RECORDS FOR THE EXERCISE:
· · · · ·
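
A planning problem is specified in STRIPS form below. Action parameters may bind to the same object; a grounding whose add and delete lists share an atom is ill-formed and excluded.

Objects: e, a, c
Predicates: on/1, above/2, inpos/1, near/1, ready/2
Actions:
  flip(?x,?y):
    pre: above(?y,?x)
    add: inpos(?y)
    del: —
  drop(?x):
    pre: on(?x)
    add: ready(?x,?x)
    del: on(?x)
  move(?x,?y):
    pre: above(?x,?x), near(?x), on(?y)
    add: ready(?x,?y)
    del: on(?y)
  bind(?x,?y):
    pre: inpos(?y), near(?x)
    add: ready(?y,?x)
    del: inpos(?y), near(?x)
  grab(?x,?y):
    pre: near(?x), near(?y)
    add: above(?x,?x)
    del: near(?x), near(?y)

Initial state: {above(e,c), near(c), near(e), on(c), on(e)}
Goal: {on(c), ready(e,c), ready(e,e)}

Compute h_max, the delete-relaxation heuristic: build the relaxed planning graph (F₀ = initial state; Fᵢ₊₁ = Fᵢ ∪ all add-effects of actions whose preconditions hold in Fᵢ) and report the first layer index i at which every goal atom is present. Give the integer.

2

F0 = init (5 atoms)
F1 = F0 ∪ {above(c,c), above(e,e), inpos(e), ready(c,c), ready(e,e)}  (10 atoms)
F2 = F1 ∪ {inpos(c), ready(c,e), ready(e,c)}  (13 atoms)
goal ⊆ F2  ⇒  h_max = 2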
· · · · ·
PROBLEM STATEMENT:
Looking back over the records above, in how many lines does the word "near" occur? Give the number alone.

SOLVED PROBLEM:
7